▶

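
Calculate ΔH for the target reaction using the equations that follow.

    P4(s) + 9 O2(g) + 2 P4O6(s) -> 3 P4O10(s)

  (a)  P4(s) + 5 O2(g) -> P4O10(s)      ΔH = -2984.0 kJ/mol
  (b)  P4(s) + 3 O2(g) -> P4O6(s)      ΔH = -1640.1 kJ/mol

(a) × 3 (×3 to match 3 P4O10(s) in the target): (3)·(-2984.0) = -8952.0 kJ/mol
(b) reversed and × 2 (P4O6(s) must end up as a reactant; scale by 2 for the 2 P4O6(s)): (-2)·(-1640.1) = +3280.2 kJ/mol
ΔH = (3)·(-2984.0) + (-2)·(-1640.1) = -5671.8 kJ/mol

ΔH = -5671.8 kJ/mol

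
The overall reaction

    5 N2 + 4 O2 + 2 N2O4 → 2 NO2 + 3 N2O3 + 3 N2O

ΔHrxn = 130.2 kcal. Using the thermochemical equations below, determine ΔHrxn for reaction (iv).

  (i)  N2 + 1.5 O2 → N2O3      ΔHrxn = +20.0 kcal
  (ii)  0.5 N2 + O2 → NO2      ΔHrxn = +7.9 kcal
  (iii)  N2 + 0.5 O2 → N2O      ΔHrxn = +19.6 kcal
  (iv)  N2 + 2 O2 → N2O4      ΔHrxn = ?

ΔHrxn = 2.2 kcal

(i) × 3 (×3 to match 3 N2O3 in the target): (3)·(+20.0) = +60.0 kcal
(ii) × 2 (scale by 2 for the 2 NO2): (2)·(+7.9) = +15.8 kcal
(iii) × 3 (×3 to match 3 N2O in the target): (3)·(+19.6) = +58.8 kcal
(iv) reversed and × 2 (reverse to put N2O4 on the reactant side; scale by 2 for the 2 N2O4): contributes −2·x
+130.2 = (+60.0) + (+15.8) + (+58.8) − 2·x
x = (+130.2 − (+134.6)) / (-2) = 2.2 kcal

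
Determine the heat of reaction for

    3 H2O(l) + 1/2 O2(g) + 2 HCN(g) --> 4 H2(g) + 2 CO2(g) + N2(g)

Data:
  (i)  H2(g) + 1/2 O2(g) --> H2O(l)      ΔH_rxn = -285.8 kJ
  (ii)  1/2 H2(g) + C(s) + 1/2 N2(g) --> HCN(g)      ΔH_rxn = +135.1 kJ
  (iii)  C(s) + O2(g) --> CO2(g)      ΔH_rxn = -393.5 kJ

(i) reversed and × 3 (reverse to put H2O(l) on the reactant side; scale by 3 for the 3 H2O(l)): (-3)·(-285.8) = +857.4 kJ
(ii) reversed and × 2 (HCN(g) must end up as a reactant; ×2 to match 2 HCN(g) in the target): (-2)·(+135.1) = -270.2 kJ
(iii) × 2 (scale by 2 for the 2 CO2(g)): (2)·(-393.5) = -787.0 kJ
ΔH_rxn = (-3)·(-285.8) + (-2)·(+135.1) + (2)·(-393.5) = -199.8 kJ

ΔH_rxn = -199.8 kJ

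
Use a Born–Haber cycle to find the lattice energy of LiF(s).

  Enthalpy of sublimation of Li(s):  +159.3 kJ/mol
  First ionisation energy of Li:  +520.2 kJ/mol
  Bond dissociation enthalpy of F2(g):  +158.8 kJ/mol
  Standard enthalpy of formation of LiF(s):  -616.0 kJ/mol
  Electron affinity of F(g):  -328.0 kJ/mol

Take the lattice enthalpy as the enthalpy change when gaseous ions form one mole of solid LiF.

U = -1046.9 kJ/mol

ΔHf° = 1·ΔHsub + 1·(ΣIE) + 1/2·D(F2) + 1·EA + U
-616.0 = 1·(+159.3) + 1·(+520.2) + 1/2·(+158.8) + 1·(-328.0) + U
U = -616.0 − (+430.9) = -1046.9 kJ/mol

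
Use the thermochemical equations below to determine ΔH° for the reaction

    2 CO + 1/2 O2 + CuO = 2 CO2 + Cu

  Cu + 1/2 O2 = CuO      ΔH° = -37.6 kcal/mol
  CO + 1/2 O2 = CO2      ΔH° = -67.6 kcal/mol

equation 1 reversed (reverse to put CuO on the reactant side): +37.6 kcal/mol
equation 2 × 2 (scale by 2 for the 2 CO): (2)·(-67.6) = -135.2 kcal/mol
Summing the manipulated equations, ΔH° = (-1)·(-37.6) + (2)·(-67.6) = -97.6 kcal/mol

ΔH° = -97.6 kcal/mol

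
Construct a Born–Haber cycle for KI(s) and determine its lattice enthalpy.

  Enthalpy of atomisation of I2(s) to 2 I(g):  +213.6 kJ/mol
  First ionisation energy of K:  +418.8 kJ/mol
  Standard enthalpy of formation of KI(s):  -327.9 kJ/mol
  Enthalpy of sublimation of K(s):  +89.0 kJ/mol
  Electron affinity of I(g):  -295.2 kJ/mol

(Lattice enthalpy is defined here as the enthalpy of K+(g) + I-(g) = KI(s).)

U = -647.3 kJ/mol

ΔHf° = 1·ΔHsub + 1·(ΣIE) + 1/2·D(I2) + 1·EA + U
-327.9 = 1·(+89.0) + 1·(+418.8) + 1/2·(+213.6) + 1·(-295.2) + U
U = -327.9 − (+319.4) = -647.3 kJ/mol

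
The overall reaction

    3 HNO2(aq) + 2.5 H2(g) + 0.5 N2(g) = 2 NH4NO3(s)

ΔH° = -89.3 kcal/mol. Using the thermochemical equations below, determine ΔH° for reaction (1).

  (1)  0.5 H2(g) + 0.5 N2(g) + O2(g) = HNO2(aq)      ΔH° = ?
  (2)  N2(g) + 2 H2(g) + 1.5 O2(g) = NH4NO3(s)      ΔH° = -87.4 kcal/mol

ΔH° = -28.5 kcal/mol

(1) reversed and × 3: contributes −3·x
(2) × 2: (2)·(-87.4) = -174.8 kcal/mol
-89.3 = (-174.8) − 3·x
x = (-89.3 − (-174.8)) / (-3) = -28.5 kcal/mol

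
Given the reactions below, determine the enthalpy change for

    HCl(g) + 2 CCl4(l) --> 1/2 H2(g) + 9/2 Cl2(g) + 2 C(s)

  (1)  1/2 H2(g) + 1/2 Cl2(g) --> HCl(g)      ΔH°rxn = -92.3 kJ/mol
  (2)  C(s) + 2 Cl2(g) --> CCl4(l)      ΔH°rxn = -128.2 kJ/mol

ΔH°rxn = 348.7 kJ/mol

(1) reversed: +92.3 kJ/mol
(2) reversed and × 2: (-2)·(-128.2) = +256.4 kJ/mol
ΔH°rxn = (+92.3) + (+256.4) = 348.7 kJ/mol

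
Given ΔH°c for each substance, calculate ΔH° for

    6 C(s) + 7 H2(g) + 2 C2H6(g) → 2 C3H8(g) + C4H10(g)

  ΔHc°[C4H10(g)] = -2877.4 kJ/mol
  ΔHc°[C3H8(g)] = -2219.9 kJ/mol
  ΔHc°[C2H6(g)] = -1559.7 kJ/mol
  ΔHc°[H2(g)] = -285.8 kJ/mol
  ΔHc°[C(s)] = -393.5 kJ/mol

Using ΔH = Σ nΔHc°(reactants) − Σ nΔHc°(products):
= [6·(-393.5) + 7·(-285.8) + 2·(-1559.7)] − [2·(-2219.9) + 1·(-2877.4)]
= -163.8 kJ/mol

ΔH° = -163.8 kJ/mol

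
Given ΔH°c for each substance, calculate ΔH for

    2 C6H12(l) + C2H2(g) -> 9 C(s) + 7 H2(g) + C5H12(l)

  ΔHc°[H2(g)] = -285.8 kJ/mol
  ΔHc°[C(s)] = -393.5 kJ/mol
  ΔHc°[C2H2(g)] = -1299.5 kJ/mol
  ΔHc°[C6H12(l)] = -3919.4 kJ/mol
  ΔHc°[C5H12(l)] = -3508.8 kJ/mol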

◀

* _REQUIRED ACTION_
Each line from the top of the material above through the line with "ΔH = -2984.0 kJ/mol" must be echoed exactly, and no other line.

* _REPLY TO THE EXERCISE_
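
Calculate ΔH for the target reaction using the equations that follow.

    P4(s) + 9 O2(g) + 2 P4O6(s) -> 3 P4O10(s)

  (a)  P4(s) + 5 O2(g) -> P4O10(s)      ΔH = -2984.0 kJ/mol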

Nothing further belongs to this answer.